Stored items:
——
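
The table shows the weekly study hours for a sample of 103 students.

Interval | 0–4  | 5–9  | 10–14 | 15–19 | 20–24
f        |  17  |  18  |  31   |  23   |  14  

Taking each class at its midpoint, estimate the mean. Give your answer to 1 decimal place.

Midpoints: 2, 7, 12, 17, 22
Σfm = 17×2 + 18×7 + 31×12 + 23×17 + 14×22 = 1231
n = Σf = 103
Mean = 1231 / 103 = 11.9515

12.0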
——
TASK DESCRIPTION => Only one stretch of the data is wanted: the lines from the one with "Taking each class" through the last, repeated exactly.

ANSWER SPACE =>
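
Taking each class at its midpoint, estimate the mean. Give your answer to 1 decimal place.

Midpoints: 2, 7, 12, 17, 22
Σfm = 17×2 + 18×7 + 31×12 + 23×17 + 14×22 = 1231
n = Σf = 103
Mean = 1231 / 103 = 11.9515

12.0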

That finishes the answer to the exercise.